Input data —
- Opening Delimiter -

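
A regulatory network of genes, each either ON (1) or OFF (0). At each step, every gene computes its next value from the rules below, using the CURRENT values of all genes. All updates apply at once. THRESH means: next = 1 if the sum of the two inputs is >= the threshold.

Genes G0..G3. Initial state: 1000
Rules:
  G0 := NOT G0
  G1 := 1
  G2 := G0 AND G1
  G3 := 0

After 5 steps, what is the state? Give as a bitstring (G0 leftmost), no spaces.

Step 1: G0=NOT G0=NOT 1=0 G1=1(const) G2=G0&G1=1&0=0 G3=0(const) -> 0100
Step 2: G0=NOT G0=NOT 0=1 G1=1(const) G2=G0&G1=0&1=0 G3=0(const) -> 1100
Step 3: G0=NOT G0=NOT 1=0 G1=1(const) G2=G0&G1=1&1=1 G3=0(const) -> 0110
Step 4: G0=NOT G0=NOT 0=1 G1=1(const) G2=G0&G1=0&1=0 G3=0(const) -> 1100
Step 5: G0=NOT G0=NOT 1=0 G1=1(const) G2=G0&G1=1&1=1 G3=0(const) -> 0110

0110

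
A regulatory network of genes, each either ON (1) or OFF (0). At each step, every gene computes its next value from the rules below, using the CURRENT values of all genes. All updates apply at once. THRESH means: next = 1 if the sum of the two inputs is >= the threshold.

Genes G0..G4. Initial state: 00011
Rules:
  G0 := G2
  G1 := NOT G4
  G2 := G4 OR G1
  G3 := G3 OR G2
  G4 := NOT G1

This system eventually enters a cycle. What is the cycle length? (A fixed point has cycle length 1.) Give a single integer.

Answer: 1

Derivation:
Step 0: 00011
Step 1: G0=G2=0 G1=NOT G4=NOT 1=0 G2=G4|G1=1|0=1 G3=G3|G2=1|0=1 G4=NOT G1=NOT 0=1 -> 00111
Step 2: G0=G2=1 G1=NOT G4=NOT 1=0 G2=G4|G1=1|0=1 G3=G3|G2=1|1=1 G4=NOT G1=NOT 0=1 -> 10111
Step 3: G0=G2=1 G1=NOT G4=NOT 1=0 G2=G4|G1=1|0=1 G3=G3|G2=1|1=1 G4=NOT G1=NOT 0=1 -> 10111
State from step 3 equals state from step 2 -> cycle length 1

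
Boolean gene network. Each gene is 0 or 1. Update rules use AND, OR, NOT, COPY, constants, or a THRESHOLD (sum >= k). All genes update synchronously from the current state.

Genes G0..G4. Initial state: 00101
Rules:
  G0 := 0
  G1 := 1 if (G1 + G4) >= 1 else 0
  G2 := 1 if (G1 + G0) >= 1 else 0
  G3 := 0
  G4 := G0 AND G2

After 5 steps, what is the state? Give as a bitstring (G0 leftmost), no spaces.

Step 1: G0=0(const) G1=(0+1>=1)=1 G2=(0+0>=1)=0 G3=0(const) G4=G0&G2=0&1=0 -> 01000
Step 2: G0=0(const) G1=(1+0>=1)=1 G2=(1+0>=1)=1 G3=0(const) G4=G0&G2=0&0=0 -> 01100
Step 3: G0=0(const) G1=(1+0>=1)=1 G2=(1+0>=1)=1 G3=0(const) G4=G0&G2=0&1=0 -> 01100
Step 4: G0=0(const) G1=(1+0>=1)=1 G2=(1+0>=1)=1 G3=0(const) G4=G0&G2=0&1=0 -> 01100
Step 5: G0=0(const) G1=(1+0>=1)=1 G2=(1+0>=1)=1 G3=0(const) G4=G0&G2=0&1=0 -> 01100

01100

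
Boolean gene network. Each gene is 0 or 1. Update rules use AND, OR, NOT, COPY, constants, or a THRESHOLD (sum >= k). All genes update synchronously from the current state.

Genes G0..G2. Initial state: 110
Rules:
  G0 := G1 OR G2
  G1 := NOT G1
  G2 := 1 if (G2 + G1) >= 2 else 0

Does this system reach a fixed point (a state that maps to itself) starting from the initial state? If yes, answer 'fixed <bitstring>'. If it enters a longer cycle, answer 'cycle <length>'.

Step 0: 110
Step 1: G0=G1|G2=1|0=1 G1=NOT G1=NOT 1=0 G2=(0+1>=2)=0 -> 100
Step 2: G0=G1|G2=0|0=0 G1=NOT G1=NOT 0=1 G2=(0+0>=2)=0 -> 010
Step 3: G0=G1|G2=1|0=1 G1=NOT G1=NOT 1=0 G2=(0+1>=2)=0 -> 100
Cycle of length 2 starting at step 1 -> no fixed point

Answer: cycle 2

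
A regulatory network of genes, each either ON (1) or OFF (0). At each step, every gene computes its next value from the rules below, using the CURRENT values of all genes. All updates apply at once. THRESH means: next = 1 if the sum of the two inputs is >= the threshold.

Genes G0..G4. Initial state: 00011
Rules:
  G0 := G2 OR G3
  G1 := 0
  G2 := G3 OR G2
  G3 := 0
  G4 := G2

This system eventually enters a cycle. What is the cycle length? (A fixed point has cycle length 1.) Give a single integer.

Answer: 1

Derivation:
Step 0: 00011
Step 1: G0=G2|G3=0|1=1 G1=0(const) G2=G3|G2=1|0=1 G3=0(const) G4=G2=0 -> 10100
Step 2: G0=G2|G3=1|0=1 G1=0(const) G2=G3|G2=0|1=1 G3=0(const) G4=G2=1 -> 10101
Step 3: G0=G2|G3=1|0=1 G1=0(const) G2=G3|G2=0|1=1 G3=0(const) G4=G2=1 -> 10101
State from step 3 equals state from step 2 -> cycle length 1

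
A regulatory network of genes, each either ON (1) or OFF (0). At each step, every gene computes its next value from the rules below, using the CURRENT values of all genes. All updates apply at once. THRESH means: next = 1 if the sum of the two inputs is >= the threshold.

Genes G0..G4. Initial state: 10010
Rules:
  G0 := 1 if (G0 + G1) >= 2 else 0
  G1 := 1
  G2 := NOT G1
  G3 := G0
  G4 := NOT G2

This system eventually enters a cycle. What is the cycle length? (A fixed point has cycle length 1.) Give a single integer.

Step 0: 10010
Step 1: G0=(1+0>=2)=0 G1=1(const) G2=NOT G1=NOT 0=1 G3=G0=1 G4=NOT G2=NOT 0=1 -> 01111
Step 2: G0=(0+1>=2)=0 G1=1(const) G2=NOT G1=NOT 1=0 G3=G0=0 G4=NOT G2=NOT 1=0 -> 01000
Step 3: G0=(0+1>=2)=0 G1=1(const) G2=NOT G1=NOT 1=0 G3=G0=0 G4=NOT G2=NOT 0=1 -> 01001
Step 4: G0=(0+1>=2)=0 G1=1(const) G2=NOT G1=NOT 1=0 G3=G0=0 G4=NOT G2=NOT 0=1 -> 01001
State from step 4 equals state from step 3 -> cycle length 1

Answer: 1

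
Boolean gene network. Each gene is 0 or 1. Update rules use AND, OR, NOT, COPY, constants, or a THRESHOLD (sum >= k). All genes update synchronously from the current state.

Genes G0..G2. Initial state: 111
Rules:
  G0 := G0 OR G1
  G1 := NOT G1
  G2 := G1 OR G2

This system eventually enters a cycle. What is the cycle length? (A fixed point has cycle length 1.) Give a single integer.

Step 0: 111
Step 1: G0=G0|G1=1|1=1 G1=NOT G1=NOT 1=0 G2=G1|G2=1|1=1 -> 101
Step 2: G0=G0|G1=1|0=1 G1=NOT G1=NOT 0=1 G2=G1|G2=0|1=1 -> 111
State from step 2 equals state from step 0 -> cycle length 2

Answer: 2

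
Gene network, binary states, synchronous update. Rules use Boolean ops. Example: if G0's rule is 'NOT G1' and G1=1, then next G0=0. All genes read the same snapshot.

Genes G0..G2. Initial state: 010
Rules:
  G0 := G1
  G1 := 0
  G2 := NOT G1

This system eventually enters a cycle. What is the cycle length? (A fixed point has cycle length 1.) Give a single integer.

Answer: 1

Derivation:
Step 0: 010
Step 1: G0=G1=1 G1=0(const) G2=NOT G1=NOT 1=0 -> 100
Step 2: G0=G1=0 G1=0(const) G2=NOT G1=NOT 0=1 -> 001
Step 3: G0=G1=0 G1=0(const) G2=NOT G1=NOT 0=1 -> 001
State from step 3 equals state from step 2 -> cycle length 1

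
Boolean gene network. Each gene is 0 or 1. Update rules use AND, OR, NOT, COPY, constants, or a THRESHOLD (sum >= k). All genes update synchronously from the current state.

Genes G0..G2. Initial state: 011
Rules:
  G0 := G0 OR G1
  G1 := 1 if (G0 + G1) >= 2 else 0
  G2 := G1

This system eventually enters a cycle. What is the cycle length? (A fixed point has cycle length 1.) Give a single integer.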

- Closing Delimiter -

Exercise goal — Find the string "else" in the entries above and return each line that holds it.

Exercise solution —
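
  G1 := 1 if (G1 + G4) >= 1 else 0
  G2 := 1 if (G1 + G0) >= 1 else 0
  G2 := 1 if (G2 + G1) >= 2 else 0
  G0 := 1 if (G0 + G1) >= 2 else 0
  G1 := 1 if (G0 + G1) >= 2 else 0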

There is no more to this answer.